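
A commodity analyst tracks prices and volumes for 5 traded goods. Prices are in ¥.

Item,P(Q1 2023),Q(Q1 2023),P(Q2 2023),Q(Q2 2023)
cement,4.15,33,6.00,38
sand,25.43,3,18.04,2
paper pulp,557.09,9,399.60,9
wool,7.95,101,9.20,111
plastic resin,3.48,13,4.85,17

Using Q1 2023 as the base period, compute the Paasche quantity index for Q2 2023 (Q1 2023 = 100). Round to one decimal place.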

## Task requirements
Transcribe the entries above, every line exactly as it reads.

## Result below
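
A commodity analyst tracks prices and volumes for 5 traded goods. Prices are in ¥.

Item,P(Q1 2023),Q(Q1 2023),P(Q2 2023),Q(Q2 2023)
cement,4.15,33,6.00,38
sand,25.43,3,18.04,2
paper pulp,557.09,9,399.60,9
wool,7.95,101,9.20,111
plastic resin,3.48,13,4.85,17

Using Q1 2023 as the base period, compute the Paasche quantity index for Q2 2023 (Q1 2023 = 100). Round to one decimal place.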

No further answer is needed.